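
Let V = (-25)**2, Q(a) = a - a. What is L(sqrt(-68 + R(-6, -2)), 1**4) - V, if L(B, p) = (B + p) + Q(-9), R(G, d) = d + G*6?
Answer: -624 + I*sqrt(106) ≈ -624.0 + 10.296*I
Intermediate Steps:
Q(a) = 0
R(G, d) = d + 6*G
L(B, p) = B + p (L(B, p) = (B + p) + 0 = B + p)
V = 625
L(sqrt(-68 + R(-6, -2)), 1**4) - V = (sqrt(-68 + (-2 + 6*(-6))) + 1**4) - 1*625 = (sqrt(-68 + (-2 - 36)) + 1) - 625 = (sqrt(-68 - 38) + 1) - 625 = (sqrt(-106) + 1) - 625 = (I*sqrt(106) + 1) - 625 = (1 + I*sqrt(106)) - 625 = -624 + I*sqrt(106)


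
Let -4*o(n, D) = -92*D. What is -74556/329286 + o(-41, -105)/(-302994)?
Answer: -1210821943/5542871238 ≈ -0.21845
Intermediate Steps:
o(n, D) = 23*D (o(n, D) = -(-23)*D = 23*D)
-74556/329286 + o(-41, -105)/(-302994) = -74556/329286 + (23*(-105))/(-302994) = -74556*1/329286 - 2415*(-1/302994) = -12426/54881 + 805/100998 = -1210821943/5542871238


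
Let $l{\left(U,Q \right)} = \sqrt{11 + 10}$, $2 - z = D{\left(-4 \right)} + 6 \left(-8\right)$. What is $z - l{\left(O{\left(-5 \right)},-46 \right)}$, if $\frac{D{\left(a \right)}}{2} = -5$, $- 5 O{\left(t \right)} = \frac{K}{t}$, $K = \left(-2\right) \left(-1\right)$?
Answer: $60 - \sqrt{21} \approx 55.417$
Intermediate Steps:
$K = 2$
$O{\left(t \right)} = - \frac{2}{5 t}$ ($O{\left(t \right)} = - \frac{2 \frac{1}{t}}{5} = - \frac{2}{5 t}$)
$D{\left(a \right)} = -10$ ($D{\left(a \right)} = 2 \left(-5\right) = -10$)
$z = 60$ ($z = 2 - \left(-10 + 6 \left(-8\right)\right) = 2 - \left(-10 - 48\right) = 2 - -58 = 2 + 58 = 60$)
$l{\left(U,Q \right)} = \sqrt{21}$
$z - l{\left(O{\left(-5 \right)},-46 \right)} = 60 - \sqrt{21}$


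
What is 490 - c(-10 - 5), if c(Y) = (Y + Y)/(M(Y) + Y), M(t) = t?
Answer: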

__WHAT TO WORK ON__.
Line by line, reproduce the material exactly.

__WRITTEN SOLUTION__.
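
Let V = (-25)**2, Q(a) = a - a. What is L(sqrt(-68 + R(-6, -2)), 1**4) - V, if L(B, p) = (B + p) + Q(-9), R(G, d) = d + G*6?
Answer: -624 + I*sqrt(106) ≈ -624.0 + 10.296*I
Intermediate Steps:
Q(a) = 0
R(G, d) = d + 6*G
L(B, p) = B + p (L(B, p) = (B + p) + 0 = B + p)
V = 625
L(sqrt(-68 + R(-6, -2)), 1**4) - V = (sqrt(-68 + (-2 + 6*(-6))) + 1**4) - 1*625 = (sqrt(-68 + (-2 - 36)) + 1) - 625 = (sqrt(-68 - 38) + 1) - 625 = (sqrt(-106) + 1) - 625 = (I*sqrt(106) + 1) - 625 = (1 + I*sqrt(106)) - 625 = -624 + I*sqrt(106)


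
Let -4*o(n, D) = -92*D. What is -74556/329286 + o(-41, -105)/(-302994)?
Answer: -1210821943/5542871238 ≈ -0.21845
Intermediate Steps:
o(n, D) = 23*D (o(n, D) = -(-23)*D = 23*D)
-74556/329286 + o(-41, -105)/(-302994) = -74556/329286 + (23*(-105))/(-302994) = -74556*1/329286 - 2415*(-1/302994) = -12426/54881 + 805/100998 = -1210821943/5542871238


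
Let $l{\left(U,Q \right)} = \sqrt{11 + 10}$, $2 - z = D{\left(-4 \right)} + 6 \left(-8\right)$. What is $z - l{\left(O{\left(-5 \right)},-46 \right)}$, if $\frac{D{\left(a \right)}}{2} = -5$, $- 5 O{\left(t \right)} = \frac{K}{t}$, $K = \left(-2\right) \left(-1\right)$?
Answer: $60 - \sqrt{21} \approx 55.417$
Intermediate Steps:
$K = 2$
$O{\left(t \right)} = - \frac{2}{5 t}$ ($O{\left(t \right)} = - \frac{2 \frac{1}{t}}{5} = - \frac{2}{5 t}$)
$D{\left(a \right)} = -10$ ($D{\left(a \right)} = 2 \left(-5\right) = -10$)
$z = 60$ ($z = 2 - \left(-10 + 6 \left(-8\right)\right) = 2 - \left(-10 - 48\right) = 2 - -58 = 2 + 58 = 60$)
$l{\left(U,Q \right)} = \sqrt{21}$
$z - l{\left(O{\left(-5 \right)},-46 \right)} = 60 - \sqrt{21}$


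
What is 490 - c(-10 - 5), if c(Y) = (Y + Y)/(M(Y) + Y), M(t) = t?
Answer: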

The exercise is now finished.